## PROBLEM
Let your answer be the line containing "integrated over all unit vectors n̂." and every line below it to the end of the records, copied exactly.
=== Section Start ===
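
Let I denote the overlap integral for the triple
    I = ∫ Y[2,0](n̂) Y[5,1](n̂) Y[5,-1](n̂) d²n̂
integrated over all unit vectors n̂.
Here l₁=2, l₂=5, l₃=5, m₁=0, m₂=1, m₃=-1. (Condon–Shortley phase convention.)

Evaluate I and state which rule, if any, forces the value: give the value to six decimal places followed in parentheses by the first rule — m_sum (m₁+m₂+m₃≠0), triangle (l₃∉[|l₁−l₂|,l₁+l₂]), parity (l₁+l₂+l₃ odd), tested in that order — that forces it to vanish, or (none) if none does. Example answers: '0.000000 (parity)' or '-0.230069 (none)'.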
=== Section End ===
## EXPECTED ANSWER
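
integrated over all unit vectors n̂.
Here l₁=2, l₂=5, l₃=5, m₁=0, m₂=1, m₃=-1. (Condon–Shortley phase convention.)

Evaluate I and state which rule, if any, forces the value: give the value to six decimal places followed in parentheses by the first rule — m_sum (m₁+m₂+m₃≠0), triangle (l₃∉[|l₁−l₂|,l₁+l₂]), parity (l₁+l₂+l₃ odd), tested in that order — that forces it to vanish, or (none) if none does. Example answers: '0.000000 (parity)' or '-0.230069 (none)'.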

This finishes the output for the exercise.